▶ **Exercise requirements**:
Begin at the line containing "Determine |∂P/∂n| in" in the entries below and end at the line containing "An analysis chart"; transcribe that range exactly and nothing outside it.

—————

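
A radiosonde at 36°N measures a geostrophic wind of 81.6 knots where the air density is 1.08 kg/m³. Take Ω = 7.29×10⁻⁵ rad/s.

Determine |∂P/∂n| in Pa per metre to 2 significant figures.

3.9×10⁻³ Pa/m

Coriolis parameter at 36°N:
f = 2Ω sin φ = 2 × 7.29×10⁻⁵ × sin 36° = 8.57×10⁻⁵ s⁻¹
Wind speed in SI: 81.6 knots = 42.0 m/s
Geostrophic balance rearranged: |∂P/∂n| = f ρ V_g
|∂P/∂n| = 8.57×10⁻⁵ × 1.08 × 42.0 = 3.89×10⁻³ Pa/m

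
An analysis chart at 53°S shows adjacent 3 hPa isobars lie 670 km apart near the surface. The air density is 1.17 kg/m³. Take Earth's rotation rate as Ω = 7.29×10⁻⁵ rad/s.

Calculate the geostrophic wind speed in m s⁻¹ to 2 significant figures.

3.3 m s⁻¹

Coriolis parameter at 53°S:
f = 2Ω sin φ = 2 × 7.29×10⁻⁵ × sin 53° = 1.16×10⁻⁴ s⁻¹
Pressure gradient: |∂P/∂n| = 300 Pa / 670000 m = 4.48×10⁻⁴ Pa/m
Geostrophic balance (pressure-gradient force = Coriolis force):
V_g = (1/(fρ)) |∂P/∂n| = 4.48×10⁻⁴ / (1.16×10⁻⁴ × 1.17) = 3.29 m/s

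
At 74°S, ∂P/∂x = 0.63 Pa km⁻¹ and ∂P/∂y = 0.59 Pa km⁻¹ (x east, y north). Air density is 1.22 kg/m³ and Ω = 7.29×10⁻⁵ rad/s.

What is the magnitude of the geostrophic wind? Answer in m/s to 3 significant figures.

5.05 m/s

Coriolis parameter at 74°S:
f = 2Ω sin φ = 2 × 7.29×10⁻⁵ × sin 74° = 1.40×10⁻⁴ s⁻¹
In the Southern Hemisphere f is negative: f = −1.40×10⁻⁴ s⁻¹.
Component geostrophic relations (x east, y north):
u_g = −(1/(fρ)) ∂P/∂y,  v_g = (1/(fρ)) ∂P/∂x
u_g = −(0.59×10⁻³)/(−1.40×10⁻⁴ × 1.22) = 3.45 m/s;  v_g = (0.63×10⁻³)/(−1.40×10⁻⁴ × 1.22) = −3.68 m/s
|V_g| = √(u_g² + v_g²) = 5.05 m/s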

—————

▶ **Solution for this problem**:
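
Determine |∂P/∂n| in Pa per metre to 2 significant figures.

3.9×10⁻³ Pa/m

Coriolis parameter at 36°N:
f = 2Ω sin φ = 2 × 7.29×10⁻⁵ × sin 36° = 8.57×10⁻⁵ s⁻¹
Wind speed in SI: 81.6 knots = 42.0 m/s
Geostrophic balance rearranged: |∂P/∂n| = f ρ V_g
|∂P/∂n| = 8.57×10⁻⁵ × 1.08 × 42.0 = 3.89×10⁻³ Pa/m

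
An analysis chart at 53°S shows adjacent 3 hPa isobars lie 670 km apart near the surface. The air density is 1.17 kg/m³. Take Earth's rotation rate as Ω = 7.29×10⁻⁵ rad/s.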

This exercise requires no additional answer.